> _WHAT THE EXERCISE ASKS_:
Starting at the line that contains "For a horizontal surface at latitude 2.3°N", set down each line exactly until the records end, keeping both ends and adding nothing.

> _DATA EXTRACTS_:

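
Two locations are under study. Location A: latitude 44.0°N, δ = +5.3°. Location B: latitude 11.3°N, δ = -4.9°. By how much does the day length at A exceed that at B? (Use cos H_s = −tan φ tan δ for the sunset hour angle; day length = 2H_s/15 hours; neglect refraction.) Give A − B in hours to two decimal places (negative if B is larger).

A: H_s = arccos(−tan 44.0° · tan 5.3°) = 95.14°, so 2H_s/15 = 12.6853 h.
B: H_s = arccos(−tan 11.3° · tan -4.9°) = 89.02°, so 2H_s/15 = 11.8693 h.
A − B = 12.6853 − 11.8693 = 0.8160 h.

+0.82 h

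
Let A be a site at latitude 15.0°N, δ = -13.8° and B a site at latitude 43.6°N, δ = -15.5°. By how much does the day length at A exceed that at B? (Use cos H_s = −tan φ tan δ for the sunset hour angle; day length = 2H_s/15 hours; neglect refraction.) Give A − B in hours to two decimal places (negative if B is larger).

A: H_s = arccos(−tan 15.0° · tan -13.8°) = 86.23°, so 2H_s/15 = 11.4973 h.
B: H_s = arccos(−tan 43.6° · tan -15.5°) = 74.69°, so 2H_s/15 = 9.9587 h.
A − B = 11.4973 − 9.9587 = 1.5386 h.

+1.54 h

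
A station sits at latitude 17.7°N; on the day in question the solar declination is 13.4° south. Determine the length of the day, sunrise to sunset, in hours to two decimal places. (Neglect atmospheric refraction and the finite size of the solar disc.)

cos H_s = −tan(17.7°) · tan(-13.4°) = 0.0760, so H_s = arccos(0.0760) = 85.64°.
Day length = 2 H_s / 15° h⁻¹ = 171.28° / 15 = 11.419 h.

11.42 hours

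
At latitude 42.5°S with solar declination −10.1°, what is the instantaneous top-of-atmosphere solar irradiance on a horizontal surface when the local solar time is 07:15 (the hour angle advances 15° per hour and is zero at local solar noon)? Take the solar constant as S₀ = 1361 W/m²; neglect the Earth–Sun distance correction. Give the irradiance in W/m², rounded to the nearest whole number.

Hour angle H = 15° × (7.25 − 12) = -71.25°.
With φ = -42.5°, δ = -10.1°, H = -71.25°: sin φ sin δ = 0.1185, cos φ cos δ cos H = 0.2333, so cos θ_z = 0.3518.
Top-of-atmosphere irradiance = S₀ cos θ_z = 1361 × 0.3518 = 478.80 W/m².

479 W/m²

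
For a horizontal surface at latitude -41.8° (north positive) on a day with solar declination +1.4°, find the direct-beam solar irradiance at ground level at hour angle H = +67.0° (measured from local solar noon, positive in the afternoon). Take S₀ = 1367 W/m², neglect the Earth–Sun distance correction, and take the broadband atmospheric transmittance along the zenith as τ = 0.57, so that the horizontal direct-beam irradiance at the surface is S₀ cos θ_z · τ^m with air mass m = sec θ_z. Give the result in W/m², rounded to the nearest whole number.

cos θ_z = sin φ sin δ + cos φ cos δ cos H = (-0.6665)(0.0244) + (0.7455)(0.9997)(0.3907) = 0.2749.
Air mass m = 1/cos θ_z = 1/0.2749 = 3.638; τ^m = 0.57^3.638 = 0.1294.
Surface direct beam = 1367 × 0.2749 × 0.1294 = 48.63 W/m².

49 W/m²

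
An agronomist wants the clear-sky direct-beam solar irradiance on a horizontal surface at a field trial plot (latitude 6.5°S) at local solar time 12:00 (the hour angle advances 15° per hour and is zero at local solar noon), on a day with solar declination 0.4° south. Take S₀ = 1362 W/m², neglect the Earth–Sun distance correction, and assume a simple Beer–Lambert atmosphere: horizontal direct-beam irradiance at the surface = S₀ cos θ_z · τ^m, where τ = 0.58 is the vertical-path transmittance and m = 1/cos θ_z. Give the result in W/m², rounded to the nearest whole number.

783 W/m²

Hour angle H = 15° × (12 − 12) = 0.00°.
With φ = -6.5°, δ = -0.4°, H = 0.00°: sin φ sin δ = 0.0008, cos φ cos δ cos H = 0.9935, so cos θ_z = 0.9943.
Air mass m = 1/cos θ_z = 1/0.9943 = 1.006; τ^m = 0.58^1.006 = 0.5781.
Surface direct beam = 1362 × 0.9943 × 0.5781 = 782.88 W/m².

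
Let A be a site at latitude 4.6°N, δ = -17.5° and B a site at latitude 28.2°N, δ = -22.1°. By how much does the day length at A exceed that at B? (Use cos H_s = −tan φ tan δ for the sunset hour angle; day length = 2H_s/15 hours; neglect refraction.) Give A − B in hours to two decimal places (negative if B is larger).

A: H_s = arccos(−tan 4.6° · tan -17.5°) = 88.55°, so 2H_s/15 = 11.8067 h.
B: H_s = arccos(−tan 28.2° · tan -22.1°) = 77.42°, so 2H_s/15 = 10.3227 h.
A − B = 11.8067 − 10.3227 = 1.4840 h.

+1.48 h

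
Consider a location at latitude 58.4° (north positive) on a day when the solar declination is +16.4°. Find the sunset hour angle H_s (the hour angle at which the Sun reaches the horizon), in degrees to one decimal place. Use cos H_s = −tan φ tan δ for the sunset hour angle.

118.6°

cos H_s = −tan(58.4°) · tan(16.4°) = -0.4784, so H_s = arccos(-0.4784) = 118.58°.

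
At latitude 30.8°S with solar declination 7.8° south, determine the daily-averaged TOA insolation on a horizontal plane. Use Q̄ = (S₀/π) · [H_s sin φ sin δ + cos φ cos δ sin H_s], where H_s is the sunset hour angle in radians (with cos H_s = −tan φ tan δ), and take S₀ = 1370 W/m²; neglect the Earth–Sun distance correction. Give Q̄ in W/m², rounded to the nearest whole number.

cos H_s = −tan(-30.8°) · tan(-7.8°) = -0.0817, so H_s = arccos(-0.0817) = 94.69°. In radians, H_s = 1.6527.
H_s sin φ sin δ = 1.6527 × -0.5120 × -0.1357 = 0.1148.
cos φ cos δ sin H_s = 0.8590 × 0.9907 × 0.9966 = 0.8481.
Q̄ = (1370/π) × (0.1148 + 0.8481) = 436.08 × 0.9629 = 419.90 W/m².

420 W/m²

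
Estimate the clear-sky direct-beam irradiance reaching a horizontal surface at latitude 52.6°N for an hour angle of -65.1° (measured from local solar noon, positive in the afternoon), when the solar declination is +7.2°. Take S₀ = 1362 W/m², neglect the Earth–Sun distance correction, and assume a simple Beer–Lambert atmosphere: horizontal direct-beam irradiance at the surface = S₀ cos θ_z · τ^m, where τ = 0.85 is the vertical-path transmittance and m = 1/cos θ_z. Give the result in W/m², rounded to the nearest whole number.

304 W/m²

With φ = 52.6°, δ = 7.2°, H = -65.10°: sin φ sin δ = 0.0996, cos φ cos δ cos H = 0.2537, so cos θ_z = 0.3533.
Air mass m = 1/cos θ_z = 1/0.3533 = 2.830; τ^m = 0.85^2.830 = 0.6313.
Surface direct beam = 1362 × 0.3533 × 0.6313 = 303.78 W/m².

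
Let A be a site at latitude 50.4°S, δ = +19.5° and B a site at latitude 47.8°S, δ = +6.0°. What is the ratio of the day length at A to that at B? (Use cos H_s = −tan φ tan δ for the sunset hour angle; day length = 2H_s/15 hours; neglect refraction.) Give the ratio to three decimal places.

A: H_s = arccos(−tan -50.4° · tan 19.5°) = 64.66°, so 2H_s/15 = 8.6213 h.
B: H_s = arccos(−tan -47.8° · tan 6.0°) = 83.34°, so 2H_s/15 = 11.1120 h.
Ratio A/B = 8.6213 / 11.1120 = 0.7759.

0.776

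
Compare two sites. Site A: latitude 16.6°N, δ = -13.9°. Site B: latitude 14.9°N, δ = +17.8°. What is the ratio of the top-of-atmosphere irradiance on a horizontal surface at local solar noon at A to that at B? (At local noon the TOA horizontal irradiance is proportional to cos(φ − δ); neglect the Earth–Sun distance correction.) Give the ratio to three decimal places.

0.863

A: cos θ_z = cos(16.6° − (-13.9°)) = 0.8616.
B: cos θ_z = cos(14.9° − (17.8°)) = 0.9987.
Ratio A/B = 0.8616 / 0.9987 = 0.8627.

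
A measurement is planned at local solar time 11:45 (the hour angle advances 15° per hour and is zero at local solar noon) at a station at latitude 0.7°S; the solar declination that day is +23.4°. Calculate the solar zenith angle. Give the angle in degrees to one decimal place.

24.4°

Hour angle H = 15° × (11.75 − 12) = -3.75°.
cos θ_z = sin φ sin δ + cos φ cos δ cos H = (-0.0122)(0.3971) + (0.9999)(0.9178)(0.9979) = 0.9109.
θ_z = arccos(0.9109) = 24.37°.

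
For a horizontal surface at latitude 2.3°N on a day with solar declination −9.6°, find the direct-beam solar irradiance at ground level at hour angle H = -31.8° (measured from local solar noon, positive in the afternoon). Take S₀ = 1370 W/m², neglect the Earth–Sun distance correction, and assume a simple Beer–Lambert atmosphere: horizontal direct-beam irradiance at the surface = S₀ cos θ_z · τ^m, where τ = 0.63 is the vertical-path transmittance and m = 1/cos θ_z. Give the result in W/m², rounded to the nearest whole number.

cos θ_z = sin(2.3°) sin(-9.6°) + cos(2.3°) cos(-9.6°) cos(-31.80°) = -0.0067 + 0.8373 = 0.8306.
Air mass m = 1/cos θ_z = 1/0.8306 = 1.204; τ^m = 0.63^1.204 = 0.5733.
Surface direct beam = 1370 × 0.8306 × 0.5733 = 652.37 W/m².

652 W/m²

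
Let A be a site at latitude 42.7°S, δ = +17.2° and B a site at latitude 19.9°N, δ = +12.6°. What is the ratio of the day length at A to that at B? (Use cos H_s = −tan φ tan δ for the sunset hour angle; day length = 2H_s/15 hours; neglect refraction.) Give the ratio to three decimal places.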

> _WRITTEN ANSWER_:
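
For a horizontal surface at latitude 2.3°N on a day with solar declination −9.6°, find the direct-beam solar irradiance at ground level at hour angle H = -31.8° (measured from local solar noon, positive in the afternoon). Take S₀ = 1370 W/m², neglect the Earth–Sun distance correction, and assume a simple Beer–Lambert atmosphere: horizontal direct-beam irradiance at the surface = S₀ cos θ_z · τ^m, where τ = 0.63 is the vertical-path transmittance and m = 1/cos θ_z. Give the result in W/m², rounded to the nearest whole number.

cos θ_z = sin(2.3°) sin(-9.6°) + cos(2.3°) cos(-9.6°) cos(-31.80°) = -0.0067 + 0.8373 = 0.8306.
Air mass m = 1/cos θ_z = 1/0.8306 = 1.204; τ^m = 0.63^1.204 = 0.5733.
Surface direct beam = 1370 × 0.8306 × 0.5733 = 652.37 W/m².

652 W/m²

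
Let A be a site at latitude 42.7°S, δ = +17.2° and B a site at latitude 19.9°N, δ = +12.6°. What is the ratio of the day length at A to that at B? (Use cos H_s = −tan φ tan δ for the sunset hour angle; day length = 2H_s/15 hours; neglect refraction.) Give the ratio to three decimal places.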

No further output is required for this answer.